DATA LISTING Block Start

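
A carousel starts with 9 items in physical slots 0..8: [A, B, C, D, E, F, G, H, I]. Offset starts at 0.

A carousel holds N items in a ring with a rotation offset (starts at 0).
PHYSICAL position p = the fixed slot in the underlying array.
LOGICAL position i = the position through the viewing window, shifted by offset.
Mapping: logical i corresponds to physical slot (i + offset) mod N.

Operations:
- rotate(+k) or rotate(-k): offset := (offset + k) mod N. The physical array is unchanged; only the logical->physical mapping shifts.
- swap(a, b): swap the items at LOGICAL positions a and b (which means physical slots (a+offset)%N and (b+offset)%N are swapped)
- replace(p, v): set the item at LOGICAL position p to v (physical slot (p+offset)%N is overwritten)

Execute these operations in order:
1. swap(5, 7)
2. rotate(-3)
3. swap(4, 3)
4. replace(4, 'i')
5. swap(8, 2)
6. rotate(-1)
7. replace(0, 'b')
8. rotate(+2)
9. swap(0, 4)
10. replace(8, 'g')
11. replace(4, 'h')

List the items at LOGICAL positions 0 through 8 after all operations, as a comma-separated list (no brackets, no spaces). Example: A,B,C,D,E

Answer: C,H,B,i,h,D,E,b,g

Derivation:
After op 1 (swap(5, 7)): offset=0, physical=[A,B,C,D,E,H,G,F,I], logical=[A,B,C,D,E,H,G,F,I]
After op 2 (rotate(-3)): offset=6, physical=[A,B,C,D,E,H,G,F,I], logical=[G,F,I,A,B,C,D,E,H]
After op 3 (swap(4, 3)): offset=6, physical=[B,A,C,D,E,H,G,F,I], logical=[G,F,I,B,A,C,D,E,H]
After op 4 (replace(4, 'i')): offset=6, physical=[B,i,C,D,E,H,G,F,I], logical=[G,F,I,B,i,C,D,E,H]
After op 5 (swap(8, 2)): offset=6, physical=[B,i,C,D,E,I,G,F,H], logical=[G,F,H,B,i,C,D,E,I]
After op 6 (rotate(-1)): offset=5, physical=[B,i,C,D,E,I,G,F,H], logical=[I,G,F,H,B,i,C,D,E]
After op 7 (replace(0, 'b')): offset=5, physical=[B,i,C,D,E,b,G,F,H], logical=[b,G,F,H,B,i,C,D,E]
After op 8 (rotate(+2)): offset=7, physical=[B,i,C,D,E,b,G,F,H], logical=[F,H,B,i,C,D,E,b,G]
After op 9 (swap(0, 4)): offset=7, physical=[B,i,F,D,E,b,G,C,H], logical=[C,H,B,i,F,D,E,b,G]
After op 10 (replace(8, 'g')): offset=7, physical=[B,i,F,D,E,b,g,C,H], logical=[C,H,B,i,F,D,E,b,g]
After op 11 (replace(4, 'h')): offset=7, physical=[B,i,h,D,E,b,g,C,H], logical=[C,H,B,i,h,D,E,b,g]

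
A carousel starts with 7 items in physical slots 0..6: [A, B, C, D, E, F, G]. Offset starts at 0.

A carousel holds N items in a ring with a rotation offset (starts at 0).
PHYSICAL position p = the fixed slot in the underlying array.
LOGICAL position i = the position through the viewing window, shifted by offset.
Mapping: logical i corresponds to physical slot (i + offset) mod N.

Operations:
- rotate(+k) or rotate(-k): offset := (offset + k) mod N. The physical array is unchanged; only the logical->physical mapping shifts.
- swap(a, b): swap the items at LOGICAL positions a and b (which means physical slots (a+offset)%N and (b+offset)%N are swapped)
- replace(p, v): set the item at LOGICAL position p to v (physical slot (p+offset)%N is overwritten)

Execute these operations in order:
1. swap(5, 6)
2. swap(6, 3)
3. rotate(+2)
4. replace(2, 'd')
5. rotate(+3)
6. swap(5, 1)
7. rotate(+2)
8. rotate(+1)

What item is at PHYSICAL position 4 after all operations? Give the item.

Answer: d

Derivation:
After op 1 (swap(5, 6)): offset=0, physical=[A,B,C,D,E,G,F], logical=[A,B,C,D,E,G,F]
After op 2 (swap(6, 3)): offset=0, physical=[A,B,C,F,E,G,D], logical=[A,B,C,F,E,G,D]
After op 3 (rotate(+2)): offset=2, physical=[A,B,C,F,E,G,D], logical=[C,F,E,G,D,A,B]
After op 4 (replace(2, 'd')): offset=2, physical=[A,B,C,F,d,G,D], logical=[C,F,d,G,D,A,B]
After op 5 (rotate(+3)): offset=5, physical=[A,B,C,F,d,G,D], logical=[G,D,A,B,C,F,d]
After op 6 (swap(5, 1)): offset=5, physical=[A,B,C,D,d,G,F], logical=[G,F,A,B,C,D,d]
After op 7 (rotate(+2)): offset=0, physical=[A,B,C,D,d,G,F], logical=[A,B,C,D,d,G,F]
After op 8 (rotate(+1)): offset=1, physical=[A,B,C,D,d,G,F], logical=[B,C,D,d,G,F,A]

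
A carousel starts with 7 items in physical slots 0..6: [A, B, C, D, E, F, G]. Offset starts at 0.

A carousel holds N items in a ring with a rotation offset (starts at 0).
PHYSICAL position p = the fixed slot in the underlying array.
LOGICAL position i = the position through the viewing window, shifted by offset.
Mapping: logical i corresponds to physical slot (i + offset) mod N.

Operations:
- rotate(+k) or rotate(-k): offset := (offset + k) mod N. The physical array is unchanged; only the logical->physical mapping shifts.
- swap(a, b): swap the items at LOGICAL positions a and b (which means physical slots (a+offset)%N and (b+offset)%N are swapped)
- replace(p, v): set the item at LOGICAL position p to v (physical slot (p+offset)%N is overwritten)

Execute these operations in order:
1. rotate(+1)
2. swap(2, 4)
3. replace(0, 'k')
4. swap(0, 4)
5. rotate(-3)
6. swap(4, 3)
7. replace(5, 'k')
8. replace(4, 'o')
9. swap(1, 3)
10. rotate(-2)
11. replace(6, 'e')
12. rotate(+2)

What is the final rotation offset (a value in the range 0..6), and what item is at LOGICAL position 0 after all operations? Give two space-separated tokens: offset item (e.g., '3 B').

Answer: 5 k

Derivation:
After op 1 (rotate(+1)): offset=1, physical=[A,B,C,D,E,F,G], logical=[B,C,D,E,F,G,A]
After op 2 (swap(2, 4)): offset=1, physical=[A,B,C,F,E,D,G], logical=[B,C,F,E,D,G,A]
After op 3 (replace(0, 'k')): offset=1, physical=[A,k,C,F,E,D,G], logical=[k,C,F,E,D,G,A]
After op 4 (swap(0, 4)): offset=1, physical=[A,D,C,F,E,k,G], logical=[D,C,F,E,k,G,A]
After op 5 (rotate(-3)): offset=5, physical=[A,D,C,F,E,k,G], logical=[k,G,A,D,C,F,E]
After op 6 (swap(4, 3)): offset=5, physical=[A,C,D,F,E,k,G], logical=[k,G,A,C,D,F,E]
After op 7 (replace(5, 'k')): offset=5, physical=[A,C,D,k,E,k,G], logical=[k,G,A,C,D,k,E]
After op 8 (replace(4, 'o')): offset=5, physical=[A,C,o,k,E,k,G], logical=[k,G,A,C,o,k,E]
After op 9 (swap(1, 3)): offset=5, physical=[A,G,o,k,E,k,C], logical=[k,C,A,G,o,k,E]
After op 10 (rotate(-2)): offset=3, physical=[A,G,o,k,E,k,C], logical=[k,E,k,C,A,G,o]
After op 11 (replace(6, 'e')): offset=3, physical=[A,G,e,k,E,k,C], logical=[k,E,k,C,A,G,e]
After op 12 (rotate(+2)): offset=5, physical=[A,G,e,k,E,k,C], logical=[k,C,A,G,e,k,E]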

DATA LISTING Block End
DATA LISTING Block Start

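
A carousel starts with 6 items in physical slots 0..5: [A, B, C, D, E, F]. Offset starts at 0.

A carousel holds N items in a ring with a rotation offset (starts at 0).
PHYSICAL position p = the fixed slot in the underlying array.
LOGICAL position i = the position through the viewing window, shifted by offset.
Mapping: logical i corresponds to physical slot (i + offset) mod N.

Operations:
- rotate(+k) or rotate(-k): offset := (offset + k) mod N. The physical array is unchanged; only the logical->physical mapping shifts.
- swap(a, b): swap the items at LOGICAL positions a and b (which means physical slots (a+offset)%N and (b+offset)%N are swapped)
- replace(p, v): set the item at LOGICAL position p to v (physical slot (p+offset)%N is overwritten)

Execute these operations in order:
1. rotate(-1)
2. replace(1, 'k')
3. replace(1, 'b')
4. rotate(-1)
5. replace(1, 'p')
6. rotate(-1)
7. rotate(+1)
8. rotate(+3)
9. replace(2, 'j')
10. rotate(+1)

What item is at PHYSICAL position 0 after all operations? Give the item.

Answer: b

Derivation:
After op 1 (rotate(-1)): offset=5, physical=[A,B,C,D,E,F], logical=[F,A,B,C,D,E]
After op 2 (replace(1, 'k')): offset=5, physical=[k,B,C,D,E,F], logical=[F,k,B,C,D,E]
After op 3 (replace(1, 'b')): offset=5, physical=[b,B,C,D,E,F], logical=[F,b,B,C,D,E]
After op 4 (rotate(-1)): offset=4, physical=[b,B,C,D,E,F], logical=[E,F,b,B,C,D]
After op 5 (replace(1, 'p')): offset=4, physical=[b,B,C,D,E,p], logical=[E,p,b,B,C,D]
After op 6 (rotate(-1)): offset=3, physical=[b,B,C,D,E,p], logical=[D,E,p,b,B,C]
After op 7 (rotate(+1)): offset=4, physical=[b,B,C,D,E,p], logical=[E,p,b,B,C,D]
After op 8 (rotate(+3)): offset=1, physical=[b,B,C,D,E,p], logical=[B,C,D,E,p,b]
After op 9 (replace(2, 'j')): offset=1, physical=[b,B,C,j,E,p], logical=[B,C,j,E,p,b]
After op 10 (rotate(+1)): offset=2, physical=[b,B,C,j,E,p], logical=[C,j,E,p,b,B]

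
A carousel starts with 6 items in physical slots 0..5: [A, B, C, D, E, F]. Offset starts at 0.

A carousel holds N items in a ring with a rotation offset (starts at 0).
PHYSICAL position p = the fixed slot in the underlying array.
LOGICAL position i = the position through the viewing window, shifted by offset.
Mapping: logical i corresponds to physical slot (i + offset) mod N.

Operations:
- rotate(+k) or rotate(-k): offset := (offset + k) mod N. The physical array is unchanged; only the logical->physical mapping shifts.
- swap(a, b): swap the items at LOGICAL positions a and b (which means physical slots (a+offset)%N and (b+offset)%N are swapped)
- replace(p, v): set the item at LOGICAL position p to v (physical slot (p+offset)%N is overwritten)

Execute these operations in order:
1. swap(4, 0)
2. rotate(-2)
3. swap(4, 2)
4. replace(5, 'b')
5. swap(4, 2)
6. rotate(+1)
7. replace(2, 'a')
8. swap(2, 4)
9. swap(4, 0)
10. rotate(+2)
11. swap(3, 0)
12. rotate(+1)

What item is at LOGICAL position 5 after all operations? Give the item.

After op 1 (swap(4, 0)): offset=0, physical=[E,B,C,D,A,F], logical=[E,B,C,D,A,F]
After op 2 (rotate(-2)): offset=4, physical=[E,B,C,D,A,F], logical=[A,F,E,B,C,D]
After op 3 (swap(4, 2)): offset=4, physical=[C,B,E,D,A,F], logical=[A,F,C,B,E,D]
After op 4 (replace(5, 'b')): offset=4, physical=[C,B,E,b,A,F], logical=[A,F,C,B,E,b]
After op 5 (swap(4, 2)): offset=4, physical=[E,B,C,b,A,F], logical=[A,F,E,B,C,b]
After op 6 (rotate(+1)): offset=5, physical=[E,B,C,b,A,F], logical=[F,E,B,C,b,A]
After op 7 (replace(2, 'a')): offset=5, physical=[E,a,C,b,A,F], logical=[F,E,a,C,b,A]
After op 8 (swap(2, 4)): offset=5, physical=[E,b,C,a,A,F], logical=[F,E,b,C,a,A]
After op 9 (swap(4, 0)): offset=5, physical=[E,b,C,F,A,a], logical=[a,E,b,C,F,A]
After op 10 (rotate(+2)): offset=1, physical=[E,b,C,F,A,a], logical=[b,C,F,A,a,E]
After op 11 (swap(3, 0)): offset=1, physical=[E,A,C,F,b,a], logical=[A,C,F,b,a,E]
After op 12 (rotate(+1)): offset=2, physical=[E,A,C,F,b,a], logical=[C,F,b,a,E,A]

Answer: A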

DATA LISTING Block End
DATA LISTING Block Start

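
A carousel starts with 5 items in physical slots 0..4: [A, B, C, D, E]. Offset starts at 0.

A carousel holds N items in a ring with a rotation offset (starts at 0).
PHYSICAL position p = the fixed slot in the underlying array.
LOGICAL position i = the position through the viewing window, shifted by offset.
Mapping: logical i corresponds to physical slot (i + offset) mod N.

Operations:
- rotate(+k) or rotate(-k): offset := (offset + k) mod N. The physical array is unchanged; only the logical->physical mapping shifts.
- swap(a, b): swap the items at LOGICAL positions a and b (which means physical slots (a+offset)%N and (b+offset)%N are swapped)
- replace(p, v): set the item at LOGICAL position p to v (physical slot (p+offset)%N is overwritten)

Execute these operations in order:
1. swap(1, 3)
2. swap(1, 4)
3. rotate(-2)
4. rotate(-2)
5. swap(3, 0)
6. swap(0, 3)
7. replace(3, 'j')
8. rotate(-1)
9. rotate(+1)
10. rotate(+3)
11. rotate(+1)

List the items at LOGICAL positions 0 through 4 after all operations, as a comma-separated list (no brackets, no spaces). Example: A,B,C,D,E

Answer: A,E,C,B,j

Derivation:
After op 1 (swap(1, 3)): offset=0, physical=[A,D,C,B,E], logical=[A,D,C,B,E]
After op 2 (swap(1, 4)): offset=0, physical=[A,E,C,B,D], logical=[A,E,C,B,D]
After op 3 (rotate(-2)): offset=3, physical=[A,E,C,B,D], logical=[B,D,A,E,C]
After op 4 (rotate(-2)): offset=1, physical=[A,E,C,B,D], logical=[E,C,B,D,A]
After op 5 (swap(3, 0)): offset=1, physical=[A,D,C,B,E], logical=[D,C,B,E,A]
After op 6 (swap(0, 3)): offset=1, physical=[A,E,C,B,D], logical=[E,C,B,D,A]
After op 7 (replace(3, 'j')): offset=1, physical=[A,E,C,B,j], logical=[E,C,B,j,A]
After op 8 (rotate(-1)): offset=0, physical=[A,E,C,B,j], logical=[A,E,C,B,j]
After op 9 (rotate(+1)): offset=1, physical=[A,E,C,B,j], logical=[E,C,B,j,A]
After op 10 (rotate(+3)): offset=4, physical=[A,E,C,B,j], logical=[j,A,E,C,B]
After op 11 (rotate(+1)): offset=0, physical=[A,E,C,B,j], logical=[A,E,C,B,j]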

DATA LISTING Block End

## WORK REQUIRED
Reproduce exactly the lines above from the line with "A carousel starts with 9" to the line with "11. replace(4, 'h')", including both, and add nothing.

## RESULT FOR THIS TASK
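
A carousel starts with 9 items in physical slots 0..8: [A, B, C, D, E, F, G, H, I]. Offset starts at 0.

A carousel holds N items in a ring with a rotation offset (starts at 0).
PHYSICAL position p = the fixed slot in the underlying array.
LOGICAL position i = the position through the viewing window, shifted by offset.
Mapping: logical i corresponds to physical slot (i + offset) mod N.

Operations:
- rotate(+k) or rotate(-k): offset := (offset + k) mod N. The physical array is unchanged; only the logical->physical mapping shifts.
- swap(a, b): swap the items at LOGICAL positions a and b (which means physical slots (a+offset)%N and (b+offset)%N are swapped)
- replace(p, v): set the item at LOGICAL position p to v (physical slot (p+offset)%N is overwritten)

Execute these operations in order:
1. swap(5, 7)
2. rotate(-3)
3. swap(4, 3)
4. replace(4, 'i')
5. swap(8, 2)
6. rotate(-1)
7. replace(0, 'b')
8. rotate(+2)
9. swap(0, 4)
10. replace(8, 'g')
11. replace(4, 'h')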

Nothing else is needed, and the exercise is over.